» PROMPT
An identical reprint of the entire listing below is expected.
* * *
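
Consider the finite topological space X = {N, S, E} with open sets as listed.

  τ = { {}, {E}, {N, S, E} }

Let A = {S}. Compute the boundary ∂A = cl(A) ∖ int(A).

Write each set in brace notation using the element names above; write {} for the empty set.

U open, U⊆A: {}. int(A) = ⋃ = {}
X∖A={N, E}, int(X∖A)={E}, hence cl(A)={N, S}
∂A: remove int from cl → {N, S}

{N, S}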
* * *
» THE COMPLETED TASK
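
Consider the finite topological space X = {N, S, E} with open sets as listed.

  τ = { {}, {E}, {N, S, E} }

Let A = {S}. Compute the boundary ∂A = cl(A) ∖ int(A).

Write each set in brace notation using the element names above; write {} for the empty set.

U open, U⊆A: {}. int(A) = ⋃ = {}
X∖A={N, E}, int(X∖A)={E}, hence cl(A)={N, S}
∂A: remove int from cl → {N, S}

{N, S}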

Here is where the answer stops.